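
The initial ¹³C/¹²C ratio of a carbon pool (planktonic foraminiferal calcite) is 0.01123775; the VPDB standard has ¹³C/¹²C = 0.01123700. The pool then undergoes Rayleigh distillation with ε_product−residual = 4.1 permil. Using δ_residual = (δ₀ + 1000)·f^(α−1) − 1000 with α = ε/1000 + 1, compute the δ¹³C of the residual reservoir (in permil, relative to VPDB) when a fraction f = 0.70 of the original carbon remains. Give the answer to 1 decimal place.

-1.4 permil

δ₀ = (0.01123775/0.01123700 − 1)×1000 = (1.000067 − 1)×1000 = 0.067 permil
α − 1 = ε/1000 = 0.0041
f^(α−1) = 0.70^(0.0041) = 0.998539
δ_res = (0.067 + 1000) × 0.998539 − 1000 = 998.605 − 1000 = -1.39 permil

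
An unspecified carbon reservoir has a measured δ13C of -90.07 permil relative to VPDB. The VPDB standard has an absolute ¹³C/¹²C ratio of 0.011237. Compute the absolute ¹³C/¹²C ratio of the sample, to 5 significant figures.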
******
Task goal >>
Each record above is to be printed again exactly as written.

Response to the exercise >>
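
The initial ¹³C/¹²C ratio of a carbon pool (planktonic foraminiferal calcite) is 0.01123775; the VPDB standard has ¹³C/¹²C = 0.01123700. The pool then undergoes Rayleigh distillation with ε_product−residual = 4.1 permil. Using δ_residual = (δ₀ + 1000)·f^(α−1) − 1000 with α = ε/1000 + 1, compute the δ¹³C of the residual reservoir (in permil, relative to VPDB) when a fraction f = 0.70 of the original carbon remains. Give the answer to 1 decimal place.

-1.4 permil

δ₀ = (0.01123775/0.01123700 − 1)×1000 = (1.000067 − 1)×1000 = 0.067 permil
α − 1 = ε/1000 = 0.0041
f^(α−1) = 0.70^(0.0041) = 0.998539
δ_res = (0.067 + 1000) × 0.998539 − 1000 = 998.605 − 1000 = -1.39 permil

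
An unspecified carbon reservoir has a measured δ13C of -90.07 permil relative to VPDB. The VPDB standard has an absolute ¹³C/¹²C ratio of 0.011237. Compute the absolute ¹³C/¹²C ratio of the sample, to 5 significant figures.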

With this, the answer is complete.